Records from a collection

# # #

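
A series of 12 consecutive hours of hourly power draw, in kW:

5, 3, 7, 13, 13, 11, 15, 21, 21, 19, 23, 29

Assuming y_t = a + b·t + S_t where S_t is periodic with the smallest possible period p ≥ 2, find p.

4

First differences y_{t+1} − y_t: -2, 4, 6, 0, -2, 4, 6, 0, -2, 4, …
The difference pattern repeats every 4 terms and not for any smaller step, so p = 4.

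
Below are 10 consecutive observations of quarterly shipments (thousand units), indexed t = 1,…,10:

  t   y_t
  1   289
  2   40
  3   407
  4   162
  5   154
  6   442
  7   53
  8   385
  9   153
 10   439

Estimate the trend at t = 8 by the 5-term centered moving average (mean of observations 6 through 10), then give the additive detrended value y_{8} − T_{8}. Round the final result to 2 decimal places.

90.60

Trend T_8 = (442 + 53 + 385 + 153 + 439) / 5 = 1472/5 = 294.4000
Detrended value: 385 − 294.4000 = 90.60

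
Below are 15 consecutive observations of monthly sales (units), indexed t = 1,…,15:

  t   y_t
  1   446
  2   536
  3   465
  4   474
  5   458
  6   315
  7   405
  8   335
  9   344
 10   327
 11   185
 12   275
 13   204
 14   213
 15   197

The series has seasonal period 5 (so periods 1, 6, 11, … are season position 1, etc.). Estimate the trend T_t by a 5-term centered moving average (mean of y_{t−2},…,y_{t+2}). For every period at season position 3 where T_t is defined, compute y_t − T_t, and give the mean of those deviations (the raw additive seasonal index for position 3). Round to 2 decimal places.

Season position 3 occurs at t = 3, 8, 13 (where T_t is defined).
t=3: T_3 = 475.8000; y_3 − T_3 = 465 − 475.8000 = -10.8000
t=8: T_8 = 345.2000; y_8 − T_8 = 335 − 345.2000 = -10.2000
t=13: T_13 = 214.8000; y_13 − T_13 = 204 − 214.8000 = -10.8000
Mean deviation: (-10.8000 + -10.2000 + -10.8000) / 3 = -10.60

-10.60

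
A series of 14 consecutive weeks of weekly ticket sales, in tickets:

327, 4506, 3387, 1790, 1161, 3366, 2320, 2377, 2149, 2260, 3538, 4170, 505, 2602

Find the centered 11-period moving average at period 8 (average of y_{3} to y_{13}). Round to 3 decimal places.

2456.636

Sum of periods 3–13: 3387 + 1790 + 1161 + 3366 + 2320 + 2377 + 2149 + 2260 + 3538 + 4170 + 505 = 27023
Divide by 11: 27023 / 11 = 2456.636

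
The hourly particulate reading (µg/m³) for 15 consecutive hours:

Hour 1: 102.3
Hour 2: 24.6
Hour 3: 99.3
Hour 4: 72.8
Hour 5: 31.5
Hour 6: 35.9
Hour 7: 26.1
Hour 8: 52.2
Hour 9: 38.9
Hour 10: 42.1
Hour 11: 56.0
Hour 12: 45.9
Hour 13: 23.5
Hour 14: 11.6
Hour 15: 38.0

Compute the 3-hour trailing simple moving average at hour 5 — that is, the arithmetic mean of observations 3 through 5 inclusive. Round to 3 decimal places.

67.867

Sum of periods 3–5: 99.3 + 72.8 + 31.5 = 203.6
Divide by 3: 203.6 / 3 = 67.867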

# # #

▶ **Your assignment**: Counting only lines that hold the word "indexed", state how many there are in the data. Write the number alone.

▶ **Written solution**: 2